• **Exercise materials**

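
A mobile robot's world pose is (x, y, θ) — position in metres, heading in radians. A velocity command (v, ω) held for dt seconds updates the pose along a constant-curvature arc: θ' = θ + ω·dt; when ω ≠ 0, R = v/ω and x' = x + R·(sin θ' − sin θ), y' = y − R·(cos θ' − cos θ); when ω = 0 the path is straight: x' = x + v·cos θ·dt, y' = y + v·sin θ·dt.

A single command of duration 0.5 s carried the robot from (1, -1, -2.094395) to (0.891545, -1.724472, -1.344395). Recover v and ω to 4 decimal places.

v = 1.5000, ω = 1.5000

Δθ = -1.344395 − -2.094395 = 0.750000
ω = Δθ/dt = 0.750000/0.5 = 1.5000
R = −Δy/(cos θ' − cos θ) = 1.0000
v = R·ω = 1.0000·1.5000 = 1.5000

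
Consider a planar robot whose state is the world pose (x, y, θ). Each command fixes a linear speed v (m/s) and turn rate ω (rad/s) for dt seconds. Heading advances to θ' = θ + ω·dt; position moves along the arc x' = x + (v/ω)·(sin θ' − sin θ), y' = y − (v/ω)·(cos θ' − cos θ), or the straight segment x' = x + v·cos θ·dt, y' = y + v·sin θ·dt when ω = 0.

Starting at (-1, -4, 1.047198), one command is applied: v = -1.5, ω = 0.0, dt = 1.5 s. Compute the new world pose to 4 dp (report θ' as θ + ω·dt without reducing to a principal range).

(-2.1250, -5.9486, 1.0472)

θ' = 1.0472 + 0.0·1.5 = 1.0472
ω = 0 → straight: x' = -1 + -1.5·cos(1.0472)·1.5 = -2.1250
y' = -4 + -1.5·sin(1.0472)·1.5 = -5.9486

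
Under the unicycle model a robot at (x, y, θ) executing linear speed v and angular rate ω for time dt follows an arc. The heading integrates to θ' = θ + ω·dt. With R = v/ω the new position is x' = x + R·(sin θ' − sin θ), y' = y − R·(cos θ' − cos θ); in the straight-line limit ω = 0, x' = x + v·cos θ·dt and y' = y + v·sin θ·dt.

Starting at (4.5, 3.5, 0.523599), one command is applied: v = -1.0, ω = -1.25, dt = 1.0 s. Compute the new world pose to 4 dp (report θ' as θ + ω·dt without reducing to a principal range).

(3.5687, 3.5948, -0.7264)

θ' = 0.5236 + -1.25·1.0 = -0.7264
R = v/ω = -1.0/-1.25 = 0.8000
x' = 4.5 + 0.8000·(sin -0.7264 − sin 0.5236) = 3.5687
y' = 3.5 − 0.8000·(cos -0.7264 − cos 0.5236) = 3.5948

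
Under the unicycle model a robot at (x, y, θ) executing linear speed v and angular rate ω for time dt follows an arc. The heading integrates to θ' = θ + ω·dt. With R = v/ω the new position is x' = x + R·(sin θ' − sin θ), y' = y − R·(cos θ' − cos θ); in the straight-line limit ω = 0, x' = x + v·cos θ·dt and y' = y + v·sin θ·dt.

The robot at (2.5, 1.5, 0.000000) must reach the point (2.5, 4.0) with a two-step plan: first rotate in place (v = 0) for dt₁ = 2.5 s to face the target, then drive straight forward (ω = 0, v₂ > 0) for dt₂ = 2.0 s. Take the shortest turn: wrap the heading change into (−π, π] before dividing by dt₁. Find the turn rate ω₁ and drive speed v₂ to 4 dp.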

• **Exercise**
Each entry needs to be copied out exactly.

• **Answer**
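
A mobile robot's world pose is (x, y, θ) — position in metres, heading in radians. A velocity command (v, ω) held for dt seconds updates the pose along a constant-curvature arc: θ' = θ + ω·dt; when ω ≠ 0, R = v/ω and x' = x + R·(sin θ' − sin θ), y' = y − R·(cos θ' − cos θ); when ω = 0 the path is straight: x' = x + v·cos θ·dt, y' = y + v·sin θ·dt.

A single command of duration 0.5 s carried the robot from (1, -1, -2.094395) to (0.891545, -1.724472, -1.344395). Recover v and ω to 4 decimal places.

v = 1.5000, ω = 1.5000

Δθ = -1.344395 − -2.094395 = 0.750000
ω = Δθ/dt = 0.750000/0.5 = 1.5000
R = −Δy/(cos θ' − cos θ) = 1.0000
v = R·ω = 1.0000·1.5000 = 1.5000

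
Consider a planar robot whose state is the world pose (x, y, θ). Each command fixes a linear speed v (m/s) and turn rate ω (rad/s) for dt seconds. Heading advances to θ' = θ + ω·dt; position moves along the arc x' = x + (v/ω)·(sin θ' − sin θ), y' = y − (v/ω)·(cos θ' − cos θ), or the straight segment x' = x + v·cos θ·dt, y' = y + v·sin θ·dt when ω = 0.

Starting at (-1, -4, 1.047198), one command is applied: v = -1.5, ω = 0.0, dt = 1.5 s. Compute the new world pose to 4 dp (report θ' as θ + ω·dt without reducing to a principal range).

(-2.1250, -5.9486, 1.0472)

θ' = 1.0472 + 0.0·1.5 = 1.0472
ω = 0 → straight: x' = -1 + -1.5·cos(1.0472)·1.5 = -2.1250
y' = -4 + -1.5·sin(1.0472)·1.5 = -5.9486

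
Under the unicycle model a robot at (x, y, θ) executing linear speed v and angular rate ω for time dt follows an arc. The heading integrates to θ' = θ + ω·dt. With R = v/ω the new position is x' = x + R·(sin θ' − sin θ), y' = y − R·(cos θ' − cos θ); in the straight-line limit ω = 0, x' = x + v·cos θ·dt and y' = y + v·sin θ·dt.

Starting at (4.5, 3.5, 0.523599), one command is applied: v = -1.0, ω = -1.25, dt = 1.0 s. Compute the new world pose to 4 dp (report θ' as θ + ω·dt without reducing to a principal range).

(3.5687, 3.5948, -0.7264)

θ' = 0.5236 + -1.25·1.0 = -0.7264
R = v/ω = -1.0/-1.25 = 0.8000
x' = 4.5 + 0.8000·(sin -0.7264 − sin 0.5236) = 3.5687
y' = 3.5 − 0.8000·(cos -0.7264 − cos 0.5236) = 3.5948

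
Under the unicycle model a robot at (x, y, θ) executing linear speed v and angular rate ω for time dt follows an arc. The heading integrates to θ' = θ + ω·dt. With R = v/ω the new position is x' = x + R·(sin θ' − sin θ), y' = y − R·(cos θ' − cos θ); in the straight-line limit ω = 0, x' = x + v·cos θ·dt and y' = y + v·sin θ·dt.

The robot at (2.5, 1.5, 0.000000) must reach the point (2.5, 4.0) with a two-step plan: first rotate in place (v = 0) for dt₁ = 2.5 s to face the target, then drive straight forward (ω = 0, v₂ > 0) for dt₂ = 2.0 s. Take the shortest turn: wrap the heading change into (−π, π] before dividing by dt₁. Find the turn rate ω₁ and drive speed v₂ to 4 dp.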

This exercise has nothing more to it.